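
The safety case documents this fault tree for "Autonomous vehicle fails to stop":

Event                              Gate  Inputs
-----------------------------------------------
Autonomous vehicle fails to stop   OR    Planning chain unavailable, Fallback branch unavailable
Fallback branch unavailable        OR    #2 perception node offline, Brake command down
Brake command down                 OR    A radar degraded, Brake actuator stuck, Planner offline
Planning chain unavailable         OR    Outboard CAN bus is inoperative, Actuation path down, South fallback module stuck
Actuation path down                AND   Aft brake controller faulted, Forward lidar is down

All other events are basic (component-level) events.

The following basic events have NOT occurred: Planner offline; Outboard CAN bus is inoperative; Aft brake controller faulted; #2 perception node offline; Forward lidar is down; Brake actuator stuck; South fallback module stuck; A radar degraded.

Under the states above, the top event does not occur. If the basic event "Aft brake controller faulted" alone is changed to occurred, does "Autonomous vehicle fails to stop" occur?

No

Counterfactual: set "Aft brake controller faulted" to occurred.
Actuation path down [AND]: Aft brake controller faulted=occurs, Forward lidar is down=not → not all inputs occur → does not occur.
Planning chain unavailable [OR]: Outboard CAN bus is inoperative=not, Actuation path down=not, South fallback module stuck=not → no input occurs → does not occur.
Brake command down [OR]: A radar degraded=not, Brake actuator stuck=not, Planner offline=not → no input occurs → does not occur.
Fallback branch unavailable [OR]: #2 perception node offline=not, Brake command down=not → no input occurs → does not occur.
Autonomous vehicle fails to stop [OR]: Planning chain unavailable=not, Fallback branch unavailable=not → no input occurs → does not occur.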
• • • • •
> **EXERCISE INSTRUCTIONS**
Starting with the first entry and ending with the last, give all of them again unchanged.

> **RESPONSE FOR THIS EXERCISE**
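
The safety case documents this fault tree for "Autonomous vehicle fails to stop":

Event                              Gate  Inputs
-----------------------------------------------
Autonomous vehicle fails to stop   OR    Planning chain unavailable, Fallback branch unavailable
Fallback branch unavailable        OR    #2 perception node offline, Brake command down
Brake command down                 OR    A radar degraded, Brake actuator stuck, Planner offline
Planning chain unavailable         OR    Outboard CAN bus is inoperative, Actuation path down, South fallback module stuck
Actuation path down                AND   Aft brake controller faulted, Forward lidar is down

All other events are basic (component-level) events.

The following basic events have NOT occurred: Planner offline; Outboard CAN bus is inoperative; Aft brake controller faulted; #2 perception node offline; Forward lidar is down; Brake actuator stuck; South fallback module stuck; A radar degraded.

Under the states above, the top event does not occur. If the basic event "Aft brake controller faulted" alone is changed to occurred, does "Autonomous vehicle fails to stop" occur?

No

Counterfactual: set "Aft brake controller faulted" to occurred.
Actuation path down [AND]: Aft brake controller faulted=occurs, Forward lidar is down=not → not all inputs occur → does not occur.
Planning chain unavailable [OR]: Outboard CAN bus is inoperative=not, Actuation path down=not, South fallback module stuck=not → no input occurs → does not occur.
Brake command down [OR]: A radar degraded=not, Brake actuator stuck=not, Planner offline=not → no input occurs → does not occur.
Fallback branch unavailable [OR]: #2 perception node offline=not, Brake command down=not → no input occurs → does not occur.
Autonomous vehicle fails to stop [OR]: Planning chain unavailable=not, Fallback branch unavailable=not → no input occurs → does not occur.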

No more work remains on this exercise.